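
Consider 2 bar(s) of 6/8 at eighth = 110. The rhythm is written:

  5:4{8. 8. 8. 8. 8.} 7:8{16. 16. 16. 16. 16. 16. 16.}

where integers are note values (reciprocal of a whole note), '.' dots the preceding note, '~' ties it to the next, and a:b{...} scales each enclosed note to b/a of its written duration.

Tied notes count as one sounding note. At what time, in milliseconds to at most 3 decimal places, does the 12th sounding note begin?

note 12 onset = 78/7b = 6077.922ms

1. 0.0ms @ 0 + 654.545ms (6/5)
2. 654.545ms @ 6/5 + 654.545ms (6/5)
3. 1309.091ms @ 12/5 + 654.545ms (6/5)
4. 1963.636ms @ 18/5 + 654.545ms (6/5)
5. 2618.182ms @ 24/5 + 654.545ms (6/5)
6. 3272.727ms @ 6 + 467.532ms (6/7)
7. 3740.26ms @ 48/7 + 467.532ms (6/7)
8. 4207.792ms @ 54/7 + 467.532ms (6/7)
9. 4675.325ms @ 60/7 + 467.532ms (6/7)
10. 5142.857ms @ 66/7 + 467.532ms (6/7)
11. 5610.39ms @ 72/7 + 467.532ms (6/7)
12. 6077.922ms @ 78/7 + 467.532ms (6/7)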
+ + +
* _ABOUT THIS EXERCISE_
Each line above that contains the word "written" must be copied.

* _OUTPUT OF THE TASK_
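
Consider 2 bar(s) of 6/8 at eighth = 110. The rhythm is written:
where integers are note values (reciprocal of a whole note), '.' dots the preceding note, '~' ties it to the next, and a:b{...} scales each enclosed note to b/a of its written duration.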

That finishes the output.